--- Aim of the task ---
All that is asked is a faithful reproduction of the entries.

--- Saved data entries ---

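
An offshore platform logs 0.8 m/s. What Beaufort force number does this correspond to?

Beaufort force 1

0.8 m/s lies in the Beaufort 1 band (light air, 0.3–1.5 m/s).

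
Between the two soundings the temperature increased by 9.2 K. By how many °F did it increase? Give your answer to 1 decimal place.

Converting a difference, only the 9/5 scale factor applies: Δ°F = 9.2 × 1.8 = 16.6 °F.

16.6 °F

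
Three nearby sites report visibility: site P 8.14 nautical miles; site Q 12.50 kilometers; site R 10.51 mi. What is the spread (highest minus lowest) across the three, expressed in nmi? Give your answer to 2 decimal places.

site Q: 12.50 km = 6.7495 nmi.
site R: 10.51 SM = 9.1329 nmi.
Spread: 9.1329 − 6.7495 = 2.38 nmi.

2.38 nmi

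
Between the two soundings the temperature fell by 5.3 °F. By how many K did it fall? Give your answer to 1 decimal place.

A change of 1 °C equals a change of 1.8 °F: ΔK = 5.3 × 0.5556 = 2.9 K.

2.9 K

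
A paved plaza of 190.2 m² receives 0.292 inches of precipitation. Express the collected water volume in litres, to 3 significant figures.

1410 litres

Depth: 0.292 in × 25.4 = 7.4168 mm.
1 mm over 1 m² is 1 L, so volume = 7.4168 × 190.2 = 1410.6754 L ≈ 1410 L.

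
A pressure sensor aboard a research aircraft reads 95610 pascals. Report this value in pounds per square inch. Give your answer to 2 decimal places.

1 Pa = 0.000145038 psi, so 95610 × 0.000145038 = 13.87 psi.

13.87 psi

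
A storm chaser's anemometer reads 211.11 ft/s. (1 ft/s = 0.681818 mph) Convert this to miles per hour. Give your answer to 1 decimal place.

143.9 mph

1 ft/s = 0.681818 mph, so 211.11 × 0.681818 = 143.9 mph.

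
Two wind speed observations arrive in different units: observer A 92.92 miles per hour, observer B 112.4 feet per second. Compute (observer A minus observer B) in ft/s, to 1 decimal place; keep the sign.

23.9 ft/s

observer A: 92.92 mph = 136.283 ft/s.
Difference: 136.283 − 112.400 = 23.9 ft/s.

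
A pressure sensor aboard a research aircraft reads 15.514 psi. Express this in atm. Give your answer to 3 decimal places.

1.056 atm

1 psi = 0.068046 atm, so 15.514 × 0.068046 = 1.056 atm.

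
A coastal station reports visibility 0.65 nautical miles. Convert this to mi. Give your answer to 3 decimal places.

1 nmi = 1.15078 SM, so 0.65 × 1.15078 = 0.748 SM.

0.748 SM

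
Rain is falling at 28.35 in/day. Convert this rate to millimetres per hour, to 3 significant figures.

30.0 mm/hour

28.35 in/day × 25.4 mm/in × 0.0416667 day/hour = 30.0 mm/hour.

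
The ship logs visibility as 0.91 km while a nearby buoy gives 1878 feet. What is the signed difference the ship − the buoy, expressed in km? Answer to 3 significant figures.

the buoy: 1878 ft = 0.57241 km.
Difference: 0.91000 − 0.57241 = 0.338 km.

0.338 km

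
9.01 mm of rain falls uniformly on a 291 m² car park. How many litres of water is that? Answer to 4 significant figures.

2622 litres

1 mm over 1 m² is 1 L, so volume = 9.01 × 291 = 2621.91 L ≈ 2622 L.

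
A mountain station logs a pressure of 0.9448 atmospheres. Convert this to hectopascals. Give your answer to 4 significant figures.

957.3 hPa

1 atm = 1013.25 hPa, so 0.9448 × 1013.25 = 957.3 hPa.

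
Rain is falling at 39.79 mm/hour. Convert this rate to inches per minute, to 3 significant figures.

0.0261 in/minute

39.79 mm/hour × 0.0393701 in/mm × 0.0166667 hour/minute = 0.0261 in/minute.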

--- Exercise result ---
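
An offshore platform logs 0.8 m/s. What Beaufort force number does this correspond to?

Beaufort force 1

0.8 m/s lies in the Beaufort 1 band (light air, 0.3–1.5 m/s).

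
Between the two soundings the temperature increased by 9.2 K. By how many °F did it increase? Give your answer to 1 decimal place.

Converting a difference, only the 9/5 scale factor applies: Δ°F = 9.2 × 1.8 = 16.6 °F.

16.6 °F

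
Three nearby sites report visibility: site P 8.14 nautical miles; site Q 12.50 kilometers; site R 10.51 mi. What is the spread (highest minus lowest) across the three, expressed in nmi? Give your answer to 2 decimal places.

site Q: 12.50 km = 6.7495 nmi.
site R: 10.51 SM = 9.1329 nmi.
Spread: 9.1329 − 6.7495 = 2.38 nmi.

2.38 nmi

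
Between the two soundings the temperature fell by 5.3 °F. By how many K did it fall? Give your answer to 1 decimal place.

A change of 1 °C equals a change of 1.8 °F: ΔK = 5.3 × 0.5556 = 2.9 K.

2.9 K

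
A paved plaza of 190.2 m² receives 0.292 inches of precipitation. Express the collected water volume in litres, to 3 significant figures.

1410 litres

Depth: 0.292 in × 25.4 = 7.4168 mm.
1 mm over 1 m² is 1 L, so volume = 7.4168 × 190.2 = 1410.6754 L ≈ 1410 L.

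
A pressure sensor aboard a research aircraft reads 95610 pascals. Report this value in pounds per square inch. Give your answer to 2 decimal places.

1 Pa = 0.000145038 psi, so 95610 × 0.000145038 = 13.87 psi.

13.87 psi

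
A storm chaser's anemometer reads 211.11 ft/s. (1 ft/s = 0.681818 mph) Convert this to miles per hour. Give your answer to 1 decimal place.

143.9 mph

1 ft/s = 0.681818 mph, so 211.11 × 0.681818 = 143.9 mph.

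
Two wind speed observations arrive in different units: observer A 92.92 miles per hour, observer B 112.4 feet per second. Compute (observer A minus observer B) in ft/s, to 1 decimal place; keep the sign.

23.9 ft/s

observer A: 92.92 mph = 136.283 ft/s.
Difference: 136.283 − 112.400 = 23.9 ft/s.

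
A pressure sensor aboard a research aircraft reads 15.514 psi. Express this in atm. Give your answer to 3 decimal places.

1.056 atm

1 psi = 0.068046 atm, so 15.514 × 0.068046 = 1.056 atm.

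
A coastal station reports visibility 0.65 nautical miles. Convert this to mi. Give your answer to 3 decimal places.

1 nmi = 1.15078 SM, so 0.65 × 1.15078 = 0.748 SM.

0.748 SM

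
Rain is falling at 28.35 in/day. Convert this rate to millimetres per hour, to 3 significant figures.

30.0 mm/hour

28.35 in/day × 25.4 mm/in × 0.0416667 day/hour = 30.0 mm/hour.

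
The ship logs visibility as 0.91 km while a nearby buoy gives 1878 feet. What is the signed difference the ship − the buoy, expressed in km? Answer to 3 significant figures.

the buoy: 1878 ft = 0.57241 km.
Difference: 0.91000 − 0.57241 = 0.338 km.

0.338 km

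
9.01 mm of rain falls uniformly on a 291 m² car park. How many litres of water is that? Answer to 4 significant figures.

2622 litres

1 mm over 1 m² is 1 L, so volume = 9.01 × 291 = 2621.91 L ≈ 2622 L.

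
A mountain station logs a pressure of 0.9448 atmospheres. Convert this to hectopascals. Give your answer to 4 significant figures.

957.3 hPa

1 atm = 1013.25 hPa, so 0.9448 × 1013.25 = 957.3 hPa.

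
Rain is falling at 39.79 mm/hour. Convert this rate to inches per minute, to 3 significant figures.

0.0261 in/minute

39.79 mm/hour × 0.0393701 in/mm × 0.0166667 hour/minute = 0.0261 in/minute.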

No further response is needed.